=== Section Start ===

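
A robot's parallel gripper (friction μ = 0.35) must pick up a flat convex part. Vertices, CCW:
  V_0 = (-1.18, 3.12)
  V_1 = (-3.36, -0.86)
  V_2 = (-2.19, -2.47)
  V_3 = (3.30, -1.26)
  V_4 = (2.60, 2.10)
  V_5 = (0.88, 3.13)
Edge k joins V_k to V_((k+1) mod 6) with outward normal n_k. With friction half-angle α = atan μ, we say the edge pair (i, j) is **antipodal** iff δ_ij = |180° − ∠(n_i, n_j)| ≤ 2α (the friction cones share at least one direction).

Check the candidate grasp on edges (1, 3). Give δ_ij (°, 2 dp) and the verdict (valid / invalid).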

=== Section End ===

Each entry above must be repeated exactly, with nothing dropped.

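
A robot's parallel gripper (friction μ = 0.35) must pick up a flat convex part. Vertices, CCW:
  V_0 = (-1.18, 3.12)
  V_1 = (-3.36, -0.86)
  V_2 = (-2.19, -2.47)
  V_3 = (3.30, -1.26)
  V_4 = (2.60, 2.10)
  V_5 = (0.88, 3.13)
Edge k joins V_k to V_((k+1) mod 6) with outward normal n_k. With friction half-angle α = atan μ, we say the edge pair (i, j) is **antipodal** iff δ_ij = |180° − ∠(n_i, n_j)| ≤ 2α (the friction cones share at least one direction).

Check the candidate grasp on edges (1, 3). Give δ_ij (°, 2 dp) and the verdict (valid / invalid).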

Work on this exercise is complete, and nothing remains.